_Problem statement_
Return each line of the material verbatim.
____ Study material
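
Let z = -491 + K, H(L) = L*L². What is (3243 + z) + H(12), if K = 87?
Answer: 4567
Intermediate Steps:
H(L) = L³
z = -404 (z = -491 + 87 = -404)
(3243 + z) + H(12) = (3243 - 404) + 12³ = 2839 + 1728 = 4567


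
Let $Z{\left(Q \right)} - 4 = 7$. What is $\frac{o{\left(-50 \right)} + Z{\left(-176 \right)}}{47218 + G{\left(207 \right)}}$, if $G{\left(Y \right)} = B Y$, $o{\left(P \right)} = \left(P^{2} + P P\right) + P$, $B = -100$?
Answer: $\frac{4961}{26518} \approx 0.18708$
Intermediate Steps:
$o{\left(P \right)} = P + 2 P^{2}$ ($o{\left(P \right)} = \left(P^{2} + P^{2}\right) + P = 2 P^{2} + P = P + 2 P^{2}$)
$Z{\left(Q \right)} = 11$ ($Z{\left(Q \right)} = 4 + 7 = 11$)
$G{\left(Y \right)} = - 100 Y$
$\frac{o{\left(-50 \right)} + Z{\left(-176 \right)}}{47218 + G{\left(207 \right)}} = \frac{- 50 \left(1 + 2 \left(-50\right)\right) + 11}{47218 - 20700} = \frac{- 50 \left(1 - 100\right) + 11}{47218 - 20700} = \frac{\left(-50\right) \left(-99\right) + 11}{26518} = \left(4950 + 11\right) \frac{1}{26518} = 4961 \cdot \frac{1}{26518} = \frac{4961}{26518}$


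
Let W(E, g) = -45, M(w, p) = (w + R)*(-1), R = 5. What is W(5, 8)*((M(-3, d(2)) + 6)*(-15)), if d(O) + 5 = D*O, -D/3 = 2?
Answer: 2700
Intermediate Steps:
D = -6 (D = -3*2 = -6)
d(O) = -5 - 6*O
M(w, p) = -5 - w (M(w, p) = (w + 5)*(-1) = (5 + w)*(-1) = -5 - w)
W(5, 8)*((M(-3, d(2)) + 6)*(-15)) = -45*((-5 - 1*(-3)) + 6)*(-15) = -45*((-5 + 3) + 6)*(-15) = -45*(-2 + 6)*(-15) = -180*(-15) = -45*(-60) = 2700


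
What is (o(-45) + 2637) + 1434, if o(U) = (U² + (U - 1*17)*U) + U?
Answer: 8841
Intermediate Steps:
o(U) = U + U² + U*(-17 + U) (o(U) = (U² + (U - 17)*U) + U = (U² + (-17 + U)*U) + U = (U² + U*(-17 + U)) + U = U + U² + U*(-17 + U))
(o(-45) + 2637) + 1434 = (2*(-45)*(-8 - 45) + 2637) + 1434 = (2*(-45)*(-53) + 2637) + 1434 = (4770 + 2637) + 1434 = 7407 + 1434 = 8841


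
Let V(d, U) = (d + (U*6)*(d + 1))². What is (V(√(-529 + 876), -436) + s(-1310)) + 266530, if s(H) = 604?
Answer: 2379974665 + 13681680*√347 ≈ 2.6348e+9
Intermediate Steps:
V(d, U) = (d + 6*U*(1 + d))² (V(d, U) = (d + (6*U)*(1 + d))² = (d + 6*U*(1 + d))²)
(V(√(-529 + 876), -436) + s(-1310)) + 266530 = ((√(-529 + 876) + 6*(-436) + 6*(-436)*√(-529 + 876))² + 604) + 266530 = ((√347 - 2616 + 6*(-436)*√347)² + 604) + 266530 = ((√347 - 2616 - 2616*√347)² + 604) + 266530 = ((-2616 - 2615*√347)² + 604) + 266530 = (604 + (-2616 - 2615*√347)²) + 266530 = 267134 + (-2616 - 2615*√347)²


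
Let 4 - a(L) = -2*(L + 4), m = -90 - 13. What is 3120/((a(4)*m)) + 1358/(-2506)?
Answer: -37915/18437 ≈ -2.0565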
________
_Result of the task_
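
Let z = -491 + K, H(L) = L*L². What is (3243 + z) + H(12), if K = 87?
Answer: 4567
Intermediate Steps:
H(L) = L³
z = -404 (z = -491 + 87 = -404)
(3243 + z) + H(12) = (3243 - 404) + 12³ = 2839 + 1728 = 4567


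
Let $Z{\left(Q \right)} - 4 = 7$. What is $\frac{o{\left(-50 \right)} + Z{\left(-176 \right)}}{47218 + G{\left(207 \right)}}$, if $G{\left(Y \right)} = B Y$, $o{\left(P \right)} = \left(P^{2} + P P\right) + P$, $B = -100$?
Answer: $\frac{4961}{26518} \approx 0.18708$
Intermediate Steps:
$o{\left(P \right)} = P + 2 P^{2}$ ($o{\left(P \right)} = \left(P^{2} + P^{2}\right) + P = 2 P^{2} + P = P + 2 P^{2}$)
$Z{\left(Q \right)} = 11$ ($Z{\left(Q \right)} = 4 + 7 = 11$)
$G{\left(Y \right)} = - 100 Y$
$\frac{o{\left(-50 \right)} + Z{\left(-176 \right)}}{47218 + G{\left(207 \right)}} = \frac{- 50 \left(1 + 2 \left(-50\right)\right) + 11}{47218 - 20700} = \frac{- 50 \left(1 - 100\right) + 11}{47218 - 20700} = \frac{\left(-50\right) \left(-99\right) + 11}{26518} = \left(4950 + 11\right) \frac{1}{26518} = 4961 \cdot \frac{1}{26518} = \frac{4961}{26518}$


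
Let W(E, g) = -45, M(w, p) = (w + R)*(-1), R = 5. What is W(5, 8)*((M(-3, d(2)) + 6)*(-15)), if d(O) + 5 = D*O, -D/3 = 2?
Answer: 2700
Intermediate Steps:
D = -6 (D = -3*2 = -6)
d(O) = -5 - 6*O
M(w, p) = -5 - w (M(w, p) = (w + 5)*(-1) = (5 + w)*(-1) = -5 - w)
W(5, 8)*((M(-3, d(2)) + 6)*(-15)) = -45*((-5 - 1*(-3)) + 6)*(-15) = -45*((-5 + 3) + 6)*(-15) = -45*(-2 + 6)*(-15) = -180*(-15) = -45*(-60) = 2700


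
What is (o(-45) + 2637) + 1434, if o(U) = (U² + (U - 1*17)*U) + U?
Answer: 8841
Intermediate Steps:
o(U) = U + U² + U*(-17 + U) (o(U) = (U² + (U - 17)*U) + U = (U² + (-17 + U)*U) + U = (U² + U*(-17 + U)) + U = U + U² + U*(-17 + U))
(o(-45) + 2637) + 1434 = (2*(-45)*(-8 - 45) + 2637) + 1434 = (2*(-45)*(-53) + 2637) + 1434 = (4770 + 2637) + 1434 = 7407 + 1434 = 8841


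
Let V(d, U) = (d + (U*6)*(d + 1))². What is (V(√(-529 + 876), -436) + s(-1310)) + 266530, if s(H) = 604?
Answer: 2379974665 + 13681680*√347 ≈ 2.6348e+9
Intermediate Steps:
V(d, U) = (d + 6*U*(1 + d))² (V(d, U) = (d + (6*U)*(1 + d))² = (d + 6*U*(1 + d))²)
(V(√(-529 + 876), -436) + s(-1310)) + 266530 = ((√(-529 + 876) + 6*(-436) + 6*(-436)*√(-529 + 876))² + 604) + 266530 = ((√347 - 2616 + 6*(-436)*√347)² + 604) + 266530 = ((√347 - 2616 - 2616*√347)² + 604) + 266530 = ((-2616 - 2615*√347)² + 604) + 266530 = (604 + (-2616 - 2615*√347)²) + 266530 = 267134 + (-2616 - 2615*√347)²


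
Let 4 - a(L) = -2*(L + 4), m = -90 - 13. What is 3120/((a(4)*m)) + 1358/(-2506)?
Answer: -37915/18437 ≈ -2.0565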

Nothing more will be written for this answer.